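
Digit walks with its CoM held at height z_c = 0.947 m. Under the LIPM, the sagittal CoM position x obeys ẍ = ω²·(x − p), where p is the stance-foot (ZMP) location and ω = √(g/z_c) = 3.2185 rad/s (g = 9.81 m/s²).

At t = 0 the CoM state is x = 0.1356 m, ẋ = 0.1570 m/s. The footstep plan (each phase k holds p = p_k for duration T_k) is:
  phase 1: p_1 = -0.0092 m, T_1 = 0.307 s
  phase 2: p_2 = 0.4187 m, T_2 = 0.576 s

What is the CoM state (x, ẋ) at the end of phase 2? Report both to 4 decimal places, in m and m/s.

x = 0.6819, ẋ = 1.0448

phase 1: p=-0.0092, T=0.307, ωT=0.988079, cosh=1.529181, sinh=1.156890; start (x,ẋ)=(0.135600, 0.157000) → end (x,ẋ)=(0.268659, 0.779237)
phase 2: p=0.4187, T=0.576, ωT=1.853856, cosh=3.270511, sinh=3.113879; start (x,ẋ)=(0.268659, 0.779237) → end (x,ẋ)=(0.681896, 1.044790)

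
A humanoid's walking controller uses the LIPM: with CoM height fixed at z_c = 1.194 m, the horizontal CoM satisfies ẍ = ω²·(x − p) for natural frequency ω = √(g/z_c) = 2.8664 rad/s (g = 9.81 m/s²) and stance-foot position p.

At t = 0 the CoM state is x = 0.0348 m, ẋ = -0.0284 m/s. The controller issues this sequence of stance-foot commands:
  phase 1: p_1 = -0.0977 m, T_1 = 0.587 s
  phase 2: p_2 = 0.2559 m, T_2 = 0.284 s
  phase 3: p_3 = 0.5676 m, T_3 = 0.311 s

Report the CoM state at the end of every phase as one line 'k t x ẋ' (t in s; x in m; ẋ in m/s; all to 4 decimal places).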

#####

All that the answer may hold is the lines from the one with "phase 2: p_2 = 0.4187 m, T_2 = 0.576 s" through the end of the data, set down exactly as they appear.

EXERCISE RESPONSE —
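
  phase 2: p_2 = 0.4187 m, T_2 = 0.576 s

What is the CoM state (x, ẋ) at the end of phase 2? Report both to 4 decimal places, in m and m/s.

x = 0.6819, ẋ = 1.0448

phase 1: p=-0.0092, T=0.307, ωT=0.988079, cosh=1.529181, sinh=1.156890; start (x,ẋ)=(0.135600, 0.157000) → end (x,ẋ)=(0.268659, 0.779237)
phase 2: p=0.4187, T=0.576, ωT=1.853856, cosh=3.270511, sinh=3.113879; start (x,ẋ)=(0.268659, 0.779237) → end (x,ẋ)=(0.681896, 1.044790)

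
A humanoid's walking controller uses the LIPM: with CoM height fixed at z_c = 1.194 m, the horizontal CoM satisfies ẍ = ω²·(x − p) for natural frequency ω = √(g/z_c) = 2.8664 rad/s (g = 9.81 m/s²) and stance-foot position p.

At t = 0 the CoM state is x = 0.0348 m, ẋ = -0.0284 m/s. The controller issues this sequence of stance-foot commands:
  phase 1: p_1 = -0.0977 m, T_1 = 0.587 s
  phase 2: p_2 = 0.2559 m, T_2 = 0.284 s
  phase 3: p_3 = 0.5676 m, T_3 = 0.311 s

Report the CoM state at the end of every phase as one line 'k t x ẋ' (t in s; x in m; ẋ in m/s; all to 4 decimal places).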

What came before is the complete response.